§ Directions
Reproduce all records word for word.

§ Data shown
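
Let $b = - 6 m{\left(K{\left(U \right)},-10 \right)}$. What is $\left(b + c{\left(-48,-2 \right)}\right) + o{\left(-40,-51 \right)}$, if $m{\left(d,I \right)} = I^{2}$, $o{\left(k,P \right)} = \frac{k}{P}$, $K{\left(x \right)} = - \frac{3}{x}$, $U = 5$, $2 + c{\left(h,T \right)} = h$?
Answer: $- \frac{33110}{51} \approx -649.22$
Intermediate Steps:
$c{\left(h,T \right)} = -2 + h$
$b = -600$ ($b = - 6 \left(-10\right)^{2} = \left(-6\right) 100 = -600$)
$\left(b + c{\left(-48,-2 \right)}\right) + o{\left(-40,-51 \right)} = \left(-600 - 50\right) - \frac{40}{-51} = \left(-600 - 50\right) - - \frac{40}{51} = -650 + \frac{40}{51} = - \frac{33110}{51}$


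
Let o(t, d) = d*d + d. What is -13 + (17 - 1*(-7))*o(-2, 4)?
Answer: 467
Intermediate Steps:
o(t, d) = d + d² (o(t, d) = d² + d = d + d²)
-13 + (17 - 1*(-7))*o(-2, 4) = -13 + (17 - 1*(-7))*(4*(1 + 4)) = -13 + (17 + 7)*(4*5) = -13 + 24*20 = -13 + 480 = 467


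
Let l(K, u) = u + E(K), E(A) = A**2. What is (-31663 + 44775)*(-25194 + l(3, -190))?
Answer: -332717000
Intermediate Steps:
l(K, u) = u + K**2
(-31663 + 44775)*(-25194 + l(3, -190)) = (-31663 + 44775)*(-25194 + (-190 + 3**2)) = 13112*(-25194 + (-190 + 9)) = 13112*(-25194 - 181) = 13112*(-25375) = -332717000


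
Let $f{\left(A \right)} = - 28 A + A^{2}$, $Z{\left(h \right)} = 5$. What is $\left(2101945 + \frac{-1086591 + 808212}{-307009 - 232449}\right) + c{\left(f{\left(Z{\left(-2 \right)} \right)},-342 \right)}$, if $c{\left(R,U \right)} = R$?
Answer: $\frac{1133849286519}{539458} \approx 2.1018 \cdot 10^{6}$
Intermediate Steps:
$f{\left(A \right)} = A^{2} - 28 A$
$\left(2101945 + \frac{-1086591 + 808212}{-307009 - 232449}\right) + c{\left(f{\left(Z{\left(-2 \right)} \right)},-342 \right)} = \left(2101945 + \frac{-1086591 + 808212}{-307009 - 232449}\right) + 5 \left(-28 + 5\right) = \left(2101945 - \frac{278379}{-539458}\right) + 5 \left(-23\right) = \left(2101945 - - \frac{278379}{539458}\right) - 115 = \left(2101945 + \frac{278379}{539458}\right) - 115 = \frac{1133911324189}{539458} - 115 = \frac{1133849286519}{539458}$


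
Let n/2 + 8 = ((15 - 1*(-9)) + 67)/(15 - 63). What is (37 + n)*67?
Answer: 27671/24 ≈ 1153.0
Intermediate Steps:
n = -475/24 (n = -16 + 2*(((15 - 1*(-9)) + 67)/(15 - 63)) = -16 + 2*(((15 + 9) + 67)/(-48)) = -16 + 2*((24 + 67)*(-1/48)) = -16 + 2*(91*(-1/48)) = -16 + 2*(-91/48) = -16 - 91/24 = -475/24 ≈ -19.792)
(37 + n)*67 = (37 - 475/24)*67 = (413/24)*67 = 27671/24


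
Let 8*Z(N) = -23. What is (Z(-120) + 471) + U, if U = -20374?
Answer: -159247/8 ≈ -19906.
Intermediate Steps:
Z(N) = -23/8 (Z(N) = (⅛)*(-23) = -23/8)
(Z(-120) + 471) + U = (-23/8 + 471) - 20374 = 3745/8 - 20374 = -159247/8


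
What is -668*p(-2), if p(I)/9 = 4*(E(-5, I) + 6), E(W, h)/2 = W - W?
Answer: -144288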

§ Written response
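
Let $b = - 6 m{\left(K{\left(U \right)},-10 \right)}$. What is $\left(b + c{\left(-48,-2 \right)}\right) + o{\left(-40,-51 \right)}$, if $m{\left(d,I \right)} = I^{2}$, $o{\left(k,P \right)} = \frac{k}{P}$, $K{\left(x \right)} = - \frac{3}{x}$, $U = 5$, $2 + c{\left(h,T \right)} = h$?
Answer: $- \frac{33110}{51} \approx -649.22$
Intermediate Steps:
$c{\left(h,T \right)} = -2 + h$
$b = -600$ ($b = - 6 \left(-10\right)^{2} = \left(-6\right) 100 = -600$)
$\left(b + c{\left(-48,-2 \right)}\right) + o{\left(-40,-51 \right)} = \left(-600 - 50\right) - \frac{40}{-51} = \left(-600 - 50\right) - - \frac{40}{51} = -650 + \frac{40}{51} = - \frac{33110}{51}$


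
Let o(t, d) = d*d + d. What is -13 + (17 - 1*(-7))*o(-2, 4)?
Answer: 467
Intermediate Steps:
o(t, d) = d + d² (o(t, d) = d² + d = d + d²)
-13 + (17 - 1*(-7))*o(-2, 4) = -13 + (17 - 1*(-7))*(4*(1 + 4)) = -13 + (17 + 7)*(4*5) = -13 + 24*20 = -13 + 480 = 467


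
Let l(K, u) = u + E(K), E(A) = A**2. What is (-31663 + 44775)*(-25194 + l(3, -190))?
Answer: -332717000
Intermediate Steps:
l(K, u) = u + K**2
(-31663 + 44775)*(-25194 + l(3, -190)) = (-31663 + 44775)*(-25194 + (-190 + 3**2)) = 13112*(-25194 + (-190 + 9)) = 13112*(-25194 - 181) = 13112*(-25375) = -332717000


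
Let $f{\left(A \right)} = - 28 A + A^{2}$, $Z{\left(h \right)} = 5$. What is $\left(2101945 + \frac{-1086591 + 808212}{-307009 - 232449}\right) + c{\left(f{\left(Z{\left(-2 \right)} \right)},-342 \right)}$, if $c{\left(R,U \right)} = R$?
Answer: $\frac{1133849286519}{539458} \approx 2.1018 \cdot 10^{6}$
Intermediate Steps:
$f{\left(A \right)} = A^{2} - 28 A$
$\left(2101945 + \frac{-1086591 + 808212}{-307009 - 232449}\right) + c{\left(f{\left(Z{\left(-2 \right)} \right)},-342 \right)} = \left(2101945 + \frac{-1086591 + 808212}{-307009 - 232449}\right) + 5 \left(-28 + 5\right) = \left(2101945 - \frac{278379}{-539458}\right) + 5 \left(-23\right) = \left(2101945 - - \frac{278379}{539458}\right) - 115 = \left(2101945 + \frac{278379}{539458}\right) - 115 = \frac{1133911324189}{539458} - 115 = \frac{1133849286519}{539458}$


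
Let n/2 + 8 = ((15 - 1*(-9)) + 67)/(15 - 63). What is (37 + n)*67?
Answer: 27671/24 ≈ 1153.0
Intermediate Steps:
n = -475/24 (n = -16 + 2*(((15 - 1*(-9)) + 67)/(15 - 63)) = -16 + 2*(((15 + 9) + 67)/(-48)) = -16 + 2*((24 + 67)*(-1/48)) = -16 + 2*(91*(-1/48)) = -16 + 2*(-91/48) = -16 - 91/24 = -475/24 ≈ -19.792)
(37 + n)*67 = (37 - 475/24)*67 = (413/24)*67 = 27671/24


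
Let 8*Z(N) = -23. What is (Z(-120) + 471) + U, if U = -20374?
Answer: -159247/8 ≈ -19906.
Intermediate Steps:
Z(N) = -23/8 (Z(N) = (⅛)*(-23) = -23/8)
(Z(-120) + 471) + U = (-23/8 + 471) - 20374 = 3745/8 - 20374 = -159247/8


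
What is -668*p(-2), if p(I)/9 = 4*(E(-5, I) + 6), E(W, h)/2 = W - W?
Answer: -144288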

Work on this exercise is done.